AIM OF THE EXERCISE » Restate word for word the lines in the listing below, starting at the line containing "Tokenize 'fefcfddhfbd' into" and ending at the line containing "Given the CFG", both included; leave out the rest.

▶

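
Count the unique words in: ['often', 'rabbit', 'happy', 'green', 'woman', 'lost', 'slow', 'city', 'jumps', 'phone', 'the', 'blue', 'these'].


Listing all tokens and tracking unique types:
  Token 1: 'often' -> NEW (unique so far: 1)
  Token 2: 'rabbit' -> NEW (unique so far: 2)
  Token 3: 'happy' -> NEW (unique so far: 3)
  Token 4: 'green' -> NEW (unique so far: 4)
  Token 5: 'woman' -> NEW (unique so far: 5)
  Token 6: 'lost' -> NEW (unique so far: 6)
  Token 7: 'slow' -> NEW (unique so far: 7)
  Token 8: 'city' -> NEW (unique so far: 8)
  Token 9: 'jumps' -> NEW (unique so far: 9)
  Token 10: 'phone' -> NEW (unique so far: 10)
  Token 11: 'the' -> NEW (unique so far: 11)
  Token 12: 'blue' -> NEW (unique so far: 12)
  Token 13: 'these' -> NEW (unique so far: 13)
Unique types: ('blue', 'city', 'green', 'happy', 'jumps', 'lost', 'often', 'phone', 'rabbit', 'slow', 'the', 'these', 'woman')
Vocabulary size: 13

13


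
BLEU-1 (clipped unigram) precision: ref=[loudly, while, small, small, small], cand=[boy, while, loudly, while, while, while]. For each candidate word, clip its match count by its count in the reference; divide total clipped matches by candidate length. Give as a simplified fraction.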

◀
▶

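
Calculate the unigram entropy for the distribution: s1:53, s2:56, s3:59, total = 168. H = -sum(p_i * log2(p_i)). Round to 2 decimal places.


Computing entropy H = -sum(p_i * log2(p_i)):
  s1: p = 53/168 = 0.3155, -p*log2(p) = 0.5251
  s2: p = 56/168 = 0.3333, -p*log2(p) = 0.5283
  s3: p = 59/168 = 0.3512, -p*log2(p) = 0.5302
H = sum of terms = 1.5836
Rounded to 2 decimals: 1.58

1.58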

◀
▶

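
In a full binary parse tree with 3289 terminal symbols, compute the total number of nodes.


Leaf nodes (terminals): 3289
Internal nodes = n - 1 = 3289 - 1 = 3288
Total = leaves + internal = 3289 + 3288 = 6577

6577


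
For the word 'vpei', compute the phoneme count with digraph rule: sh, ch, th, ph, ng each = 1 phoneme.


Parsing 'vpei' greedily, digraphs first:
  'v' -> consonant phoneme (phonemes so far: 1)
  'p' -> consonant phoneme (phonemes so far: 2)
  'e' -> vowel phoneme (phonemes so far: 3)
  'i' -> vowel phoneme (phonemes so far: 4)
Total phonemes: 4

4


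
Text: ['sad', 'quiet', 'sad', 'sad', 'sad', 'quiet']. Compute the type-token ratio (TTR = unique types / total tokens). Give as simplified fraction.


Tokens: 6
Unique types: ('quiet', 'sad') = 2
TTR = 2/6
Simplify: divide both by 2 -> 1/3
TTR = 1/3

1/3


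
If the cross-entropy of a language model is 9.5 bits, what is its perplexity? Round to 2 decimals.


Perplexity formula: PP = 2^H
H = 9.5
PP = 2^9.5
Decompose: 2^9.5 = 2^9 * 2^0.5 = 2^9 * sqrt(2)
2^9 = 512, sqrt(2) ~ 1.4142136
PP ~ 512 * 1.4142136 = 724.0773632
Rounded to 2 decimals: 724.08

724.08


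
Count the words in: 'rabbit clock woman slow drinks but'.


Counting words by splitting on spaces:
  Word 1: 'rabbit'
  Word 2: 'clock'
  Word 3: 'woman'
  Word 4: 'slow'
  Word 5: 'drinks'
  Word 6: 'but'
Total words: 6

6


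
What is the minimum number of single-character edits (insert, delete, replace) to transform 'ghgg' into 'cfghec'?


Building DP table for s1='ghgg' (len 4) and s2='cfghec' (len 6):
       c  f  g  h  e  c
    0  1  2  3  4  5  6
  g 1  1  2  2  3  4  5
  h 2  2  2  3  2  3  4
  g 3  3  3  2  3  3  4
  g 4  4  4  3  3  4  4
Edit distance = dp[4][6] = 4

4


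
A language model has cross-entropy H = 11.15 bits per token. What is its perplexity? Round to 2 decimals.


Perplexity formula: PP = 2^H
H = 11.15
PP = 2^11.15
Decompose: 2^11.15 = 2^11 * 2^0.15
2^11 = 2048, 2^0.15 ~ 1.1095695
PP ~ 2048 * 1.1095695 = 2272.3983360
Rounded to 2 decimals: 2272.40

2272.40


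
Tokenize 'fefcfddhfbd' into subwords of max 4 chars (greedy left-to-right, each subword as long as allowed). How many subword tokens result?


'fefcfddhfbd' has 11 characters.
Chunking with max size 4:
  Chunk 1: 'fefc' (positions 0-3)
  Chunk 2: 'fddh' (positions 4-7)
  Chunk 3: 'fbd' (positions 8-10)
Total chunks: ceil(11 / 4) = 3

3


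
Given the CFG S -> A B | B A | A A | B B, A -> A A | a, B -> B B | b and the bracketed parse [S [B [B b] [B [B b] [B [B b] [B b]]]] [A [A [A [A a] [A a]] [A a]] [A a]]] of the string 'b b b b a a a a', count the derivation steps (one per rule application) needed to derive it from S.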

◀

RESULT OF THE TASK »
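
Tokenize 'fefcfddhfbd' into subwords of max 4 chars (greedy left-to-right, each subword as long as allowed). How many subword tokens result?


'fefcfddhfbd' has 11 characters.
Chunking with max size 4:
  Chunk 1: 'fefc' (positions 0-3)
  Chunk 2: 'fddh' (positions 4-7)
  Chunk 3: 'fbd' (positions 8-10)
Total chunks: ceil(11 / 4) = 3

3


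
Given the CFG S -> A B | B A | A A | B B, A -> A A | a, B -> B B | b and the bracketed parse [S [B [B b] [B [B b] [B [B b] [B b]]]] [A [A [A [A a] [A a]] [A a]] [A a]]] of the string 'b b b b a a a a', count the derivation steps (one per rule application) needed to derive it from S.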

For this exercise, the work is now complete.